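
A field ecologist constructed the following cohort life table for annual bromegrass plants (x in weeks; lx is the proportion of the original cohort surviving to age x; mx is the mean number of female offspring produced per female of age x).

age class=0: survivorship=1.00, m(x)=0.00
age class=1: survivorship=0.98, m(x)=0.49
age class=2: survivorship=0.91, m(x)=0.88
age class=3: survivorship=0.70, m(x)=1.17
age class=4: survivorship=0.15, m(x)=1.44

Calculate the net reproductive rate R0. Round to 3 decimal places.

lx·mx by age: 0, 0.4802, 0.8008, 0.819, 0.216
R0 = Σ lx·mx = 2.316 → 2.316

2.316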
◆ ◆ ◆ ◆ ◆
## WORK REQUIRED
Take every line above that includes "survivorship" and list it.

## EXERCISE RESPONSE
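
age class=0: survivorship=1.00, m(x)=0.00
age class=1: survivorship=0.98, m(x)=0.49
age class=2: survivorship=0.91, m(x)=0.88
age class=3: survivorship=0.70, m(x)=1.17
age class=4: survivorship=0.15, m(x)=1.44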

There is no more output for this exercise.